* **Your instructions**: What is needed here is an exact copy of every entry.

* **Dataset records**:
**********
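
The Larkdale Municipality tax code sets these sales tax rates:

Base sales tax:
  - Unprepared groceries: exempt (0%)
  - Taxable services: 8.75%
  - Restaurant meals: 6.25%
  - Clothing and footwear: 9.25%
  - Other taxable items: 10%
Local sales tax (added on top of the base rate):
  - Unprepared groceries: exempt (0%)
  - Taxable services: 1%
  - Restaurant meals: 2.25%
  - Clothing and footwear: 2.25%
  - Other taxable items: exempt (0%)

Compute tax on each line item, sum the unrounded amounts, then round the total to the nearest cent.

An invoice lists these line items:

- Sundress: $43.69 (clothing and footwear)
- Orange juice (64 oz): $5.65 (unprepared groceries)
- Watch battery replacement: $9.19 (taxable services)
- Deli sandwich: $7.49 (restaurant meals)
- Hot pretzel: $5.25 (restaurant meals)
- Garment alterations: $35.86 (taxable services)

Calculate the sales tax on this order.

$10.50

Sundress $43.69: clothing and footwear → 9.25% + 2.25% local = 11.5% → $5.02435
Orange juice (64 oz) $5.65: unprepared groceries → 0% + 0% local = 0% → $0.00
Watch battery replacement $9.19: taxable services → 8.75% + 1% local = 9.75% → $0.896025
Deli sandwich $7.49: restaurant meals → 6.25% + 2.25% local = 8.5% → $0.63665
Hot pretzel $5.25: restaurant meals → 6.25% + 2.25% local = 8.5% → $0.44625
Garment alterations $35.86: taxable services → 8.75% + 1% local = 9.75% → $3.49635
Unrounded tax sum = $10.499625 → $10.50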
**********
* **Exercise answer**:
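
The Larkdale Municipality tax code sets these sales tax rates:

Base sales tax:
  - Unprepared groceries: exempt (0%)
  - Taxable services: 8.75%
  - Restaurant meals: 6.25%
  - Clothing and footwear: 9.25%
  - Other taxable items: 10%
Local sales tax (added on top of the base rate):
  - Unprepared groceries: exempt (0%)
  - Taxable services: 1%
  - Restaurant meals: 2.25%
  - Clothing and footwear: 2.25%
  - Other taxable items: exempt (0%)

Compute tax on each line item, sum the unrounded amounts, then round the total to the nearest cent.

An invoice lists these line items:

- Sundress: $43.69 (clothing and footwear)
- Orange juice (64 oz): $5.65 (unprepared groceries)
- Watch battery replacement: $9.19 (taxable services)
- Deli sandwich: $7.49 (restaurant meals)
- Hot pretzel: $5.25 (restaurant meals)
- Garment alterations: $35.86 (taxable services)

Calculate the sales tax on this order.

$10.50

Sundress $43.69: clothing and footwear → 9.25% + 2.25% local = 11.5% → $5.02435
Orange juice (64 oz) $5.65: unprepared groceries → 0% + 0% local = 0% → $0.00
Watch battery replacement $9.19: taxable services → 8.75% + 1% local = 9.75% → $0.896025
Deli sandwich $7.49: restaurant meals → 6.25% + 2.25% local = 8.5% → $0.63665
Hot pretzel $5.25: restaurant meals → 6.25% + 2.25% local = 8.5% → $0.44625
Garment alterations $35.86: taxable services → 8.75% + 1% local = 9.75% → $3.49635
Unrounded tax sum = $10.499625 → $10.50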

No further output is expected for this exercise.